**EXERCISE INPUT**
# # # # #
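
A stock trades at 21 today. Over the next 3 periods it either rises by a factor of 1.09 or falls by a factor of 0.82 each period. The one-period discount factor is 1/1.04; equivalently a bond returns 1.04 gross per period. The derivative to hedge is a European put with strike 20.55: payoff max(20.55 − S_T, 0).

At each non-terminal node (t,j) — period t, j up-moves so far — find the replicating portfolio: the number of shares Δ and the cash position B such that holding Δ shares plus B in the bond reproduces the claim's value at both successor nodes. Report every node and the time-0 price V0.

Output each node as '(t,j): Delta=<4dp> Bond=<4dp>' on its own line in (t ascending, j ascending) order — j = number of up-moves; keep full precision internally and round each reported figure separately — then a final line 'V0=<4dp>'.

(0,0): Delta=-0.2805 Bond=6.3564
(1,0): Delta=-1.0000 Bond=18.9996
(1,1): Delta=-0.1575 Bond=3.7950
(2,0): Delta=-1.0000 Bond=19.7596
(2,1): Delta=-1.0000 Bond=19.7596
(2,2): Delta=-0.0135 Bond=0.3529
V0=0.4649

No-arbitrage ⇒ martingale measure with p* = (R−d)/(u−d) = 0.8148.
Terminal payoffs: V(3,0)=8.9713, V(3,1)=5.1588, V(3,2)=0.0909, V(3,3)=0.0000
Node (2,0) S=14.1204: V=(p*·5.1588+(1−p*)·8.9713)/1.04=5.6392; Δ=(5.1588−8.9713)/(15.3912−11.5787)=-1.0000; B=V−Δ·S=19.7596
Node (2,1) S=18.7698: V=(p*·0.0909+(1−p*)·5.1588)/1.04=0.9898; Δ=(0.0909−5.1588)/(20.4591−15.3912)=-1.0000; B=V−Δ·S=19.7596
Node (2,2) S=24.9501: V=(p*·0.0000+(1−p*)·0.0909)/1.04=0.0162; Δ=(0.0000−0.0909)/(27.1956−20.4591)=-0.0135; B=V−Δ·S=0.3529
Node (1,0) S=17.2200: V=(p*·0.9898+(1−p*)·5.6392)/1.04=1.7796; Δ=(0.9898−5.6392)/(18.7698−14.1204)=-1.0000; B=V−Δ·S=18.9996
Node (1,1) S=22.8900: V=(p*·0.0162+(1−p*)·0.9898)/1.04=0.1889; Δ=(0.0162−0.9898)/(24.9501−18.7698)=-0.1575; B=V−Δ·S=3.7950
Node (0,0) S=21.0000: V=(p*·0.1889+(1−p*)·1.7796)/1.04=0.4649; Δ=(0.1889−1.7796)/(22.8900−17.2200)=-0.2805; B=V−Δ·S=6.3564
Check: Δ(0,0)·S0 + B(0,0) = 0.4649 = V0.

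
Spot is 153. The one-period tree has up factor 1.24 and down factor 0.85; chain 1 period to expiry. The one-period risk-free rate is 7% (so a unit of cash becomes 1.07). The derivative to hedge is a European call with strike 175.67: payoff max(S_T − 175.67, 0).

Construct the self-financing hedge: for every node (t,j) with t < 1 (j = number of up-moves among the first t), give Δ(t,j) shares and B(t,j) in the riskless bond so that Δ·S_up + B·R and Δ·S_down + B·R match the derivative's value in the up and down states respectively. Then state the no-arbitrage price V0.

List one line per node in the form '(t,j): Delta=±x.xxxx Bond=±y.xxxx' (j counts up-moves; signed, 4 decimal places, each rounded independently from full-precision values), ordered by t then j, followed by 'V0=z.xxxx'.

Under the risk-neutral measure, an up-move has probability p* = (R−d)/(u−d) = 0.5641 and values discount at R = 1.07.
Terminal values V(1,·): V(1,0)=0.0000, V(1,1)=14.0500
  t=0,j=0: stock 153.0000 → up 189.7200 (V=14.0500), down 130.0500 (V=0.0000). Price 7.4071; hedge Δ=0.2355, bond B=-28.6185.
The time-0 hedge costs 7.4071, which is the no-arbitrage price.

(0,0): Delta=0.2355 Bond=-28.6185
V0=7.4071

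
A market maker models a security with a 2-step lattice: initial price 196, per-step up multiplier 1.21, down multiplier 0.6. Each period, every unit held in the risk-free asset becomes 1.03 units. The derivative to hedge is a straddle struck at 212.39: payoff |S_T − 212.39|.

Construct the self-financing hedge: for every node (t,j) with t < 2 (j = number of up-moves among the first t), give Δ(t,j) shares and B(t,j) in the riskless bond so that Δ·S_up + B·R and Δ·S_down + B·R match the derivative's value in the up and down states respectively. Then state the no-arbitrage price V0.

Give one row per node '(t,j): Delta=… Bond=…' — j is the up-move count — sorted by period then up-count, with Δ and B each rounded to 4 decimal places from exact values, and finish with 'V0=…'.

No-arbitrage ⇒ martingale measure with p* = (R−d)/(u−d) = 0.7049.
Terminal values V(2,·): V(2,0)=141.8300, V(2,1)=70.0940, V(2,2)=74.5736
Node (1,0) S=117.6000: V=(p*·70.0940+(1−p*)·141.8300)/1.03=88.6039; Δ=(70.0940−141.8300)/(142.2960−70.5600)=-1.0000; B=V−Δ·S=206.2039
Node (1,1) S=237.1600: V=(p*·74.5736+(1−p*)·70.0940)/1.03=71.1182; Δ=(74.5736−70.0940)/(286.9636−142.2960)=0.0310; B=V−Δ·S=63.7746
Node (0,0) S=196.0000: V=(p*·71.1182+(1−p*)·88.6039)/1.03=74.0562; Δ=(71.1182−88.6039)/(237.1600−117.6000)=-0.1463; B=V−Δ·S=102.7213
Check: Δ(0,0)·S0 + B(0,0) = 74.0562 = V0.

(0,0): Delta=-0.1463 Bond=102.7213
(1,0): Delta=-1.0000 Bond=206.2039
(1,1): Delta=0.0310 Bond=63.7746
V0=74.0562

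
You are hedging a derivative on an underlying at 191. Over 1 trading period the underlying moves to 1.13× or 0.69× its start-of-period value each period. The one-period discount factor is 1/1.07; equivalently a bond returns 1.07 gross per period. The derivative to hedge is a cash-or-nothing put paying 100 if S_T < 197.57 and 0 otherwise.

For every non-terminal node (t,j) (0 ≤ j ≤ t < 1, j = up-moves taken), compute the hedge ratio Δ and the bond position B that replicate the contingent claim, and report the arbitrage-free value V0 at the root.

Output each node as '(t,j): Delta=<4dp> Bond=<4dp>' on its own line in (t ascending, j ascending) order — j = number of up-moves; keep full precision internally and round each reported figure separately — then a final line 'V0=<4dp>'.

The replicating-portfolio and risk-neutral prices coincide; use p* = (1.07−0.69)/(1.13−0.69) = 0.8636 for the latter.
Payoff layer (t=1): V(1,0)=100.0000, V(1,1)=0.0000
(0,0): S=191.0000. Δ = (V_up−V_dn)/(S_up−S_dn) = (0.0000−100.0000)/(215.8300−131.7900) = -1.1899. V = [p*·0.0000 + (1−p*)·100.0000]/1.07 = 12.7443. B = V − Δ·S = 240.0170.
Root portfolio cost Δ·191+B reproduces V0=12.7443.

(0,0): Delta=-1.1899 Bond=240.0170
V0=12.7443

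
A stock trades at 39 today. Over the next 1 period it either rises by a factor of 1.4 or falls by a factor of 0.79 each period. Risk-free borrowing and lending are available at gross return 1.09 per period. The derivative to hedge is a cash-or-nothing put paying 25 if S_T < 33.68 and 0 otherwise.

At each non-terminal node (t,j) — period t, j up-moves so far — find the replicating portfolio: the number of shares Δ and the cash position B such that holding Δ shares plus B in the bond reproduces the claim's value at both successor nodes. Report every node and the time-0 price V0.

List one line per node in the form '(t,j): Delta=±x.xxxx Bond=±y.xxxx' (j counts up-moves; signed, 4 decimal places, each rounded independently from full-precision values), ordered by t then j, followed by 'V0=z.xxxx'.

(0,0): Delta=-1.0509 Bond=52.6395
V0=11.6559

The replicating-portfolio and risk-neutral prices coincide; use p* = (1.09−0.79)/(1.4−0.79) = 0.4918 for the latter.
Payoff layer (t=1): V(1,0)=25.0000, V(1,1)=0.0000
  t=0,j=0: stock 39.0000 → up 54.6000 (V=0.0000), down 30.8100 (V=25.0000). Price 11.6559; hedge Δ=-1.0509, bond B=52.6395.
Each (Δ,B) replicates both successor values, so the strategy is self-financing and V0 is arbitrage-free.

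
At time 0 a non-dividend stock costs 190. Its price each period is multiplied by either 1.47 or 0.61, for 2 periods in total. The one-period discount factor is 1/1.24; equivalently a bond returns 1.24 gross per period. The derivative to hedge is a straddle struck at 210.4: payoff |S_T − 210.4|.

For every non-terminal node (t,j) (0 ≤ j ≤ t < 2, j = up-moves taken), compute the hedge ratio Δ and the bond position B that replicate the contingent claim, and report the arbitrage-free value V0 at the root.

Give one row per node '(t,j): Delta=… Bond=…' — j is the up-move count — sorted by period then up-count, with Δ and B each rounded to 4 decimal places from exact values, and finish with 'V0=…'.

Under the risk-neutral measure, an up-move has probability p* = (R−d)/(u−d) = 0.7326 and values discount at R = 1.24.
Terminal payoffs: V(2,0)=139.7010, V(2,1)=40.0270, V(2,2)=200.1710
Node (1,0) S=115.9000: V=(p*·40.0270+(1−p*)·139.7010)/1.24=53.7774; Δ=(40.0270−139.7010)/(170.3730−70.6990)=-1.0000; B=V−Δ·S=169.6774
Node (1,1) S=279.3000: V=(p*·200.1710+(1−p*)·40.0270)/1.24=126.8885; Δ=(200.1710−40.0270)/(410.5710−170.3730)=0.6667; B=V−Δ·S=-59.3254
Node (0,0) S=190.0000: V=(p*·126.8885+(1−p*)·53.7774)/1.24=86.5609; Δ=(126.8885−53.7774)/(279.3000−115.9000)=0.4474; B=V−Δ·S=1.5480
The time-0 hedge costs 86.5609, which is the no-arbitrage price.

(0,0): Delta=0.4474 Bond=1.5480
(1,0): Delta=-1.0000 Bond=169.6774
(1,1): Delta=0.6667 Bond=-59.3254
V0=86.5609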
# # # # #
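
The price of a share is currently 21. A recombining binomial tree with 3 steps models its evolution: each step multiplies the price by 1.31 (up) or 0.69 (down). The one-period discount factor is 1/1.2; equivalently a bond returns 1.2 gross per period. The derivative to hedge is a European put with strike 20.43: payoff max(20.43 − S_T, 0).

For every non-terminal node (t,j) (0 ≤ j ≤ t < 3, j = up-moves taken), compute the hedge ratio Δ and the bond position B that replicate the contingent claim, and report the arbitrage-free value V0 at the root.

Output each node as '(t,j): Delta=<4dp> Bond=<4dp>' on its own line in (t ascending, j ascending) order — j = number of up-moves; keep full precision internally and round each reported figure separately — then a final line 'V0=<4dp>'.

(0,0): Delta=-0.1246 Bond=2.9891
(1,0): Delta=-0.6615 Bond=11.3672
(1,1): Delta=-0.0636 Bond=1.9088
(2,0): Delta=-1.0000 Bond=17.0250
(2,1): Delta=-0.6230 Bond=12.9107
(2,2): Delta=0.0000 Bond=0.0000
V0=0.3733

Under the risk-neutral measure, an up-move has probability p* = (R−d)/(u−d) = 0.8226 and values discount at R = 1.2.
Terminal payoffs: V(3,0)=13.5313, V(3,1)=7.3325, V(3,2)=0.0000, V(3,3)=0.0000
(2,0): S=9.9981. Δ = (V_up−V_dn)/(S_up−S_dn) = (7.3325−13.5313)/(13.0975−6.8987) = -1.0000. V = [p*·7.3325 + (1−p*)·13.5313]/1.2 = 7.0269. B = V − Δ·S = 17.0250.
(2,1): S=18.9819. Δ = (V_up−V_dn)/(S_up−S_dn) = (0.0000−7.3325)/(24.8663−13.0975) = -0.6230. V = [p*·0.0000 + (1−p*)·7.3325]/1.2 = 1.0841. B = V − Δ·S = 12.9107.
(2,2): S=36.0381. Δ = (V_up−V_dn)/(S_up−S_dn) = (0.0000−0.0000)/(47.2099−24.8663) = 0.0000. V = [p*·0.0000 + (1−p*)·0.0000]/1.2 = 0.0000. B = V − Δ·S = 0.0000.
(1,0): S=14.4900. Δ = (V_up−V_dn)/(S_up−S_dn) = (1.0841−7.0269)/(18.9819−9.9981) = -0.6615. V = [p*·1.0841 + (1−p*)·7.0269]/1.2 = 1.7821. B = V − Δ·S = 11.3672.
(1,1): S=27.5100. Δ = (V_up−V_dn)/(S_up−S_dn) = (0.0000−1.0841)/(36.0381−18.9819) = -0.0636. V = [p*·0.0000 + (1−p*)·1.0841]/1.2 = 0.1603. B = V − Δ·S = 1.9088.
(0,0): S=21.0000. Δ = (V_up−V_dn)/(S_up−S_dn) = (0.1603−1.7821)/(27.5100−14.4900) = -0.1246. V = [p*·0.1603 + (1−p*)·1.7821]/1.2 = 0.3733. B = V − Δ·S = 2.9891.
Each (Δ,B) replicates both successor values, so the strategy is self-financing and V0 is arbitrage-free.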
# # # # #
Using the material above, gather every line that includes "becomes".

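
Spot is 153. The one-period tree has up factor 1.24 and down factor 0.85; chain 1 period to expiry. The one-period risk-free rate is 7% (so a unit of cash becomes 1.07). The derivative to hedge is a European call with strike 175.67: payoff max(S_T − 175.67, 0).
A market maker models a security with a 2-step lattice: initial price 196, per-step up multiplier 1.21, down multiplier 0.6. Each period, every unit held in the risk-free asset becomes 1.03 units. The derivative to hedge is a straddle struck at 212.39: payoff |S_T − 212.39|.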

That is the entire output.